--- WORK ORDER ---
Below are some records. Return exactly the lines from the one containing "100.0.0.0/6 via 78.118.33.152" through the one containing "109.149.46.144/28 via 78.118.33.77", both included, and only those.

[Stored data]
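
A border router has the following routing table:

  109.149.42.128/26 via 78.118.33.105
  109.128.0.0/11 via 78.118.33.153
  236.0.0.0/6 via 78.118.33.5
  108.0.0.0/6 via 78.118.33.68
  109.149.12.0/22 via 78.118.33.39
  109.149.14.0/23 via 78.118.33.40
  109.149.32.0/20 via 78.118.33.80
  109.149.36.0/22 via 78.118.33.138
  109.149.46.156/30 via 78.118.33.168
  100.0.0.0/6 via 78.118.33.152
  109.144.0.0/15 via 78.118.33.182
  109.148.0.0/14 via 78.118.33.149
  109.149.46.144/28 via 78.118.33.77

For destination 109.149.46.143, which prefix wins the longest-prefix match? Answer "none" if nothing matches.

109.149.32.0/20

Entries matching 109.149.46.143:
  108.0.0.0/6 (108.0.0.0 - 111.255.255.255)
  109.128.0.0/11 (109.128.0.0 - 109.159.255.255)
  109.148.0.0/14 (109.148.0.0 - 109.151.255.255)
  109.149.32.0/20 (109.149.32.0 - 109.149.47.255)
Most specific is 109.149.32.0/20.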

--- ANSWER TO THIS PROBLEM ---
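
  100.0.0.0/6 via 78.118.33.152
  109.144.0.0/15 via 78.118.33.182
  109.148.0.0/14 via 78.118.33.149
  109.149.46.144/28 via 78.118.33.77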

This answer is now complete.